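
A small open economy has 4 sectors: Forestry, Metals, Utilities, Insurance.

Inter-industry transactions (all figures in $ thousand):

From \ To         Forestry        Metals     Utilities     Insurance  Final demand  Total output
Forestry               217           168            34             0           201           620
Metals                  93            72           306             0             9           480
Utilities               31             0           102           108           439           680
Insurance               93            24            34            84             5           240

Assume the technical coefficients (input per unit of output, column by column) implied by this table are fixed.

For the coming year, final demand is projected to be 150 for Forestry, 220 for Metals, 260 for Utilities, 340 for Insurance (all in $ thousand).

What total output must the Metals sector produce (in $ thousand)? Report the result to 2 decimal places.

x_2 = 797.33

Technical coefficients a_ij = z_ij / X_j:
  a_11 = 217/620 = 0.35, a_21 = 93/620 = 0.15, a_31 = 31/620 = 0.05, a_41 = 93/620 = 0.15
  a_12 = 168/480 = 0.35, a_22 = 72/480 = 0.15, a_32 = 0/480 = 0.00, a_42 = 24/480 = 0.05
  a_13 = 34/680 = 0.05, a_23 = 306/680 = 0.45, a_33 = 102/680 = 0.15, a_43 = 34/680 = 0.05
  a_14 = 0/240 = 0.00, a_24 = 0/240 = 0.00, a_34 = 108/240 = 0.45, a_44 = 84/240 = 0.35
I − A =
  [   0.65    -0.35    -0.05     0.00]
  [  -0.15     0.85    -0.45     0.00]
  [  -0.05     0.00     0.85    -0.45]
  [  -0.15    -0.05    -0.05     0.65]
Compute the cofactors C_ij = (−1)^(i+j)·(3×3 minor ij) of I−A; the adjugate is their transpose:
adj(I−A) = Cᵀ =
  [ 0.440375   0.186625   0.130000   0.090000]
  [ 0.124500   0.339500   0.195000   0.135000]
  [ 0.088375   0.049625   0.325000   0.225000]
  [ 0.118000   0.073000   0.070000   0.415000]
det(I−A) = Σ_j (I−A)_1j·C_1j = (0.65)(0.440375) + (-0.35)(0.124500) + (-0.05)(0.088375) + (0.00)(0.118000) = 0.23825
(I − A)⁻¹ = adj(I−A) / det(I−A) ≈
  [   1.8484     0.7833     0.5456     0.3778]
  [   0.5226     1.4250     0.8185     0.5666]
  [   0.3709     0.2083     1.3641     0.9444]
  [   0.4953     0.3064     0.2938     1.7419]
x = (I − A)⁻¹ d = adj(I−A)·d / det(I−A), with det(I−A) = 0.23825:
  x_1 = (0.440375·150 + 0.186625·220 + 0.130000·260 + 0.090000·340) / 0.23825 = 171.51375 / 0.23825 ≈ 719.89
  x_2 = (0.124500·150 + 0.339500·220 + 0.195000·260 + 0.135000·340) / 0.23825 = 189.965 / 0.23825 ≈ 797.33
  x_3 = (0.088375·150 + 0.049625·220 + 0.325000·260 + 0.225000·340) / 0.23825 = 185.17375 / 0.23825 ≈ 777.22
  x_4 = (0.118000·150 + 0.073000·220 + 0.070000·260 + 0.415000·340) / 0.23825 = 193.06 / 0.23825 ≈ 810.33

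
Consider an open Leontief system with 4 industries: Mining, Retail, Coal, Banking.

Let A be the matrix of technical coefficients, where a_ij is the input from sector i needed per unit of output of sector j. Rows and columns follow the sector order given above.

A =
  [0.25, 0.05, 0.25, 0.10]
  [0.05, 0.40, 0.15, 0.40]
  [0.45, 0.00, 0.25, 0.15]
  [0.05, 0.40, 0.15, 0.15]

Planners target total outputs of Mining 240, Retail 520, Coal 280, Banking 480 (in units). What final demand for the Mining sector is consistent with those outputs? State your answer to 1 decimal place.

I − A =
  [   0.75    -0.05    -0.25    -0.10]
  [  -0.05     0.60    -0.15    -0.40]
  [  -0.45     0.00     0.75    -0.15]
  [  -0.05    -0.40    -0.15     0.85]
d = (I − A) x:
  d_1 = (+0.75)·240 + (-0.05)·520 + (-0.25)·280 + (-0.10)·480 = 36.0
  d_2 = (-0.05)·240 + (+0.60)·520 + (-0.15)·280 + (-0.40)·480 = 66.0
  d_3 = (-0.45)·240 + (+0.00)·520 + (+0.75)·280 + (-0.15)·480 = 30.0
  d_4 = (-0.05)·240 + (-0.40)·520 + (-0.15)·280 + (+0.85)·480 = 146.0

d_1 = 36.0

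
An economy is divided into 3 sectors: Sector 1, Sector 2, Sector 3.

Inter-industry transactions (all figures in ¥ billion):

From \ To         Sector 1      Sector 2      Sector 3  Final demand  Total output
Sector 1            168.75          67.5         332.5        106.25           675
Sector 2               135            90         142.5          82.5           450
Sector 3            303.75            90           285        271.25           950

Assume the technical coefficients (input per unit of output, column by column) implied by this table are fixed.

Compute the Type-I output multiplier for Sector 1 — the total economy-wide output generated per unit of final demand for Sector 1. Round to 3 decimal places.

Technical coefficients a_ij = z_ij / X_j:
  a_11 = 168.75/675 = 0.25, a_21 = 135/675 = 0.20, a_31 = 303.75/675 = 0.45
  a_12 = 67.5/450 = 0.15, a_22 = 90/450 = 0.20, a_32 = 90/450 = 0.20
  a_13 = 332.5/950 = 0.35, a_23 = 142.5/950 = 0.15, a_33 = 285/950 = 0.30
I − A =
  [   0.75    -0.15    -0.35]
  [  -0.20     0.80    -0.15]
  [  -0.45    -0.20     0.70]
Cofactors of I−A, C_ij = (−1)^(i+j)·(minor ij) (rows/columns in the sector order above):
  C_11 = (0.80)(0.70) − (-0.15)(-0.20) = 0.5300
  C_12 = −[(-0.20)(0.70) − (-0.15)(-0.45)] = 0.2075
  C_13 = (-0.20)(-0.20) − (0.80)(-0.45) = 0.4000
  C_21 = −[(-0.15)(0.70) − (-0.35)(-0.20)] = 0.1750
  C_22 = (0.75)(0.70) − (-0.35)(-0.45) = 0.3675
  C_23 = −[(0.75)(-0.20) − (-0.15)(-0.45)] = 0.2175
  C_31 = (-0.15)(-0.15) − (-0.35)(0.80) = 0.3025
  C_32 = −[(0.75)(-0.15) − (-0.35)(-0.20)] = 0.1825
  C_33 = (0.75)(0.80) − (-0.15)(-0.20) = 0.5700
det(I−A) = Σ_j (I−A)_1j·C_1j = (0.75)(0.5300) + (-0.15)(0.2075) + (-0.35)(0.4000) = 0.226375
adj(I−A) = Cᵀ =
  [ 0.5300   0.1750   0.3025]
  [ 0.2075   0.3675   0.1825]
  [ 0.4000   0.2175   0.5700]
(I − A)⁻¹ = adj(I−A) / det(I−A) ≈
  [   2.3412     0.7731     1.3363]
  [   0.9166     1.6234     0.8062]
  [   1.7670     0.9608     2.5179]
The output multiplier for sector j is the column-j sum of the Leontief inverse (I − A)⁻¹ = adj(I−A) / det(I−A).
Column 1 of adj(I−A): (0.5300, 0.2075, 0.4000); det(I−A) = 0.226375.
m_1 = (0.5300 + 0.2075 + 0.4000) / 0.226375 = 1.1375 / 0.226375 ≈ 5.025.

m_1 = 5.025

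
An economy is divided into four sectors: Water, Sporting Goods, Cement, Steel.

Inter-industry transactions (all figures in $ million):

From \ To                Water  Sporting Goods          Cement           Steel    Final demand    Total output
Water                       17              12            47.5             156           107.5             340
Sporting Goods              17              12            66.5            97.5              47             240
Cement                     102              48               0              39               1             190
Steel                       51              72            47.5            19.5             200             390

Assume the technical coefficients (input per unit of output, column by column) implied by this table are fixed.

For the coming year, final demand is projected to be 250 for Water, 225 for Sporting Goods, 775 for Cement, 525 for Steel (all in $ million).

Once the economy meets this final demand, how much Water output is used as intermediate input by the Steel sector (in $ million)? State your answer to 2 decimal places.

z_14 = 657.83

Technical coefficients a_ij = z_ij / X_j:
  a_11 = 17/340 = 0.05, a_21 = 17/340 = 0.05, a_31 = 102/340 = 0.30, a_41 = 51/340 = 0.15
  a_12 = 12/240 = 0.05, a_22 = 12/240 = 0.05, a_32 = 48/240 = 0.20, a_42 = 72/240 = 0.30
  a_13 = 47.5/190 = 0.25, a_23 = 66.5/190 = 0.35, a_33 = 0/190 = 0.00, a_43 = 47.5/190 = 0.25
  a_14 = 156/390 = 0.40, a_24 = 97.5/390 = 0.25, a_34 = 39/390 = 0.10, a_44 = 19.5/390 = 0.05
I − A =
  [   0.95    -0.05    -0.25    -0.40]
  [  -0.05     0.95    -0.35    -0.25]
  [  -0.30    -0.20     1.00    -0.10]
  [  -0.15    -0.30    -0.25     0.95]
Compute the cofactors C_ij = (−1)^(i+j)·(3×3 minor ij) of I−A; the adjugate is their transpose:
adj(I−A) = Cᵀ =
  [ 0.714250   0.241250   0.363625   0.402500]
  [ 0.207500   0.713750   0.380500   0.315250]
  [ 0.281000   0.248000   0.718875   0.259250]
  [ 0.252250   0.328750   0.366750   0.754500]
det(I−A) = Σ_j (I−A)_1j·C_1j = (0.95)(0.714250) + (-0.05)(0.207500) + (-0.25)(0.281000) + (-0.40)(0.252250) = 0.4970125
(I − A)⁻¹ = adj(I−A) / det(I−A) ≈
  [   1.4371     0.4854     0.7316     0.8098]
  [   0.4175     1.4361     0.7656     0.6343]
  [   0.5654     0.4990     1.4464     0.5216]
  [   0.5075     0.6615     0.7379     1.5181]
First solve x = (I − A)⁻¹ d = adj(I−A)·d / det(I−A); in particular x_4 = (0.252250·250 + 0.328750·225 + 0.366750·775 + 0.754500·525) / 0.4970125 = 817.375 / 0.4970125 ≈ 1644.5763.
Intermediate flow from 1 to 4: z_14 = a_14 · x_4 = 0.40 × 817.375 / 0.4970125 = 326.95 / 0.4970125 ≈ 657.83.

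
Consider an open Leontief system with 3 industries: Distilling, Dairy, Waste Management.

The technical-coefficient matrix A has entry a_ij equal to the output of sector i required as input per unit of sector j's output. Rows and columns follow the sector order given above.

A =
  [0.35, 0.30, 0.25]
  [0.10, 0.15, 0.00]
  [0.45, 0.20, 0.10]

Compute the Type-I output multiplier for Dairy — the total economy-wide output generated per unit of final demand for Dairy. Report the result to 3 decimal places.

m_2 = 2.861

I − A =
  [   0.65    -0.30    -0.25]
  [  -0.10     0.85     0.00]
  [  -0.45    -0.20     0.90]
Cofactors of I−A, C_ij = (−1)^(i+j)·(minor ij) (rows/columns in the sector order above):
  C_11 = (0.85)(0.90) − (0.00)(-0.20) = 0.7650
  C_12 = −[(-0.10)(0.90) − (0.00)(-0.45)] = 0.0900
  C_13 = (-0.10)(-0.20) − (0.85)(-0.45) = 0.4025
  C_21 = −[(-0.30)(0.90) − (-0.25)(-0.20)] = 0.3200
  C_22 = (0.65)(0.90) − (-0.25)(-0.45) = 0.4725
  C_23 = −[(0.65)(-0.20) − (-0.30)(-0.45)] = 0.2650
  C_31 = (-0.30)(0.00) − (-0.25)(0.85) = 0.2125
  C_32 = −[(0.65)(0.00) − (-0.25)(-0.10)] = 0.0250
  C_33 = (0.65)(0.85) − (-0.30)(-0.10) = 0.5225
det(I−A) = Σ_j (I−A)_1j·C_1j = (0.65)(0.7650) + (-0.30)(0.0900) + (-0.25)(0.4025) = 0.369625
adj(I−A) = Cᵀ =
  [ 0.7650   0.3200   0.2125]
  [ 0.0900   0.4725   0.0250]
  [ 0.4025   0.2650   0.5225]
(I − A)⁻¹ = adj(I−A) / det(I−A) ≈
  [   2.0697     0.8657     0.5749]
  [   0.2435     1.2783     0.0676]
  [   1.0889     0.7169     1.4136]
The output multiplier for sector j is the column-j sum of the Leontief inverse (I − A)⁻¹ = adj(I−A) / det(I−A).
Column 2 of adj(I−A): (0.3200, 0.4725, 0.2650); det(I−A) = 0.369625.
m_2 = (0.3200 + 0.4725 + 0.2650) / 0.369625 = 1.0575 / 0.369625 ≈ 2.861.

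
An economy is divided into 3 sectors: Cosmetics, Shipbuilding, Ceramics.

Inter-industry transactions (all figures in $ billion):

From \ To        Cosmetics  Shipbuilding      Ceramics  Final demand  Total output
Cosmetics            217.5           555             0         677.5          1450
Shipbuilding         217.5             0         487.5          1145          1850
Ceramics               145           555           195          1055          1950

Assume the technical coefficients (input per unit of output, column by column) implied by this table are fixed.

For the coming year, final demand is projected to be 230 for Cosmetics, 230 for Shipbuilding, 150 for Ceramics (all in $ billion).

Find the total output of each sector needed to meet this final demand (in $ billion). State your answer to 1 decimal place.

x_1 = 402.8, x_2 = 374.5, x_3 = 336.2

Technical coefficients a_ij = z_ij / X_j:
  a_11 = 217.5/1450 = 0.15, a_21 = 217.5/1450 = 0.15, a_31 = 145/1450 = 0.10
  a_12 = 555/1850 = 0.30, a_22 = 0/1850 = 0.00, a_32 = 555/1850 = 0.30
  a_13 = 0/1950 = 0.00, a_23 = 487.5/1950 = 0.25, a_33 = 195/1950 = 0.10
I − A =
  [   0.85    -0.30     0.00]
  [  -0.15     1.00    -0.25]
  [  -0.10    -0.30     0.90]
Cofactors of I−A, C_ij = (−1)^(i+j)·(minor ij) (rows/columns in the sector order above):
  C_11 = (1.00)(0.90) − (-0.25)(-0.30) = 0.8250
  C_12 = −[(-0.15)(0.90) − (-0.25)(-0.10)] = 0.1600
  C_13 = (-0.15)(-0.30) − (1.00)(-0.10) = 0.1450
  C_21 = −[(-0.30)(0.90) − (0.00)(-0.30)] = 0.2700
  C_22 = (0.85)(0.90) − (0.00)(-0.10) = 0.7650
  C_23 = −[(0.85)(-0.30) − (-0.30)(-0.10)] = 0.2850
  C_31 = (-0.30)(-0.25) − (0.00)(1.00) = 0.0750
  C_32 = −[(0.85)(-0.25) − (0.00)(-0.15)] = 0.2125
  C_33 = (0.85)(1.00) − (-0.30)(-0.15) = 0.8050
det(I−A) = Σ_j (I−A)_1j·C_1j = (0.85)(0.8250) + (-0.30)(0.1600) + (0.00)(0.1450) = 0.65325
adj(I−A) = Cᵀ =
  [ 0.8250   0.2700   0.0750]
  [ 0.1600   0.7650   0.2125]
  [ 0.1450   0.2850   0.8050]
(I − A)⁻¹ = adj(I−A) / det(I−A) ≈
  [   1.2629     0.4133     0.1148]
  [   0.2449     1.1711     0.3253]
  [   0.2220     0.4363     1.2323]
x = (I − A)⁻¹ d = adj(I−A)·d / det(I−A), with det(I−A) = 0.65325:
  x_1 = (0.8250·230 + 0.2700·230 + 0.0750·150) / 0.65325 = 263.10 / 0.65325 ≈ 402.8
  x_2 = (0.1600·230 + 0.7650·230 + 0.2125·150) / 0.65325 = 244.625 / 0.65325 ≈ 374.5
  x_3 = (0.1450·230 + 0.2850·230 + 0.8050·150) / 0.65325 = 219.65 / 0.65325 ≈ 336.2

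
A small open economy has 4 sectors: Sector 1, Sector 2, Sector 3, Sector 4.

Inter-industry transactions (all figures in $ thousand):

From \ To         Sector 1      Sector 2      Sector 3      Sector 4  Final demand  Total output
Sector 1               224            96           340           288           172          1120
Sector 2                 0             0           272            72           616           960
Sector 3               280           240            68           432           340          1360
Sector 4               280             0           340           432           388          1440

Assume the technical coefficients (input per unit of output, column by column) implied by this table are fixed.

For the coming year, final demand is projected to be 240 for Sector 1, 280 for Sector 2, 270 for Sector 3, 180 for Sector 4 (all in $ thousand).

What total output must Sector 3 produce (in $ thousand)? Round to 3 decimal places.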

# # # # # # #

Give the number of lines in the listing that include the word "open", without any added words.

Written solution | 4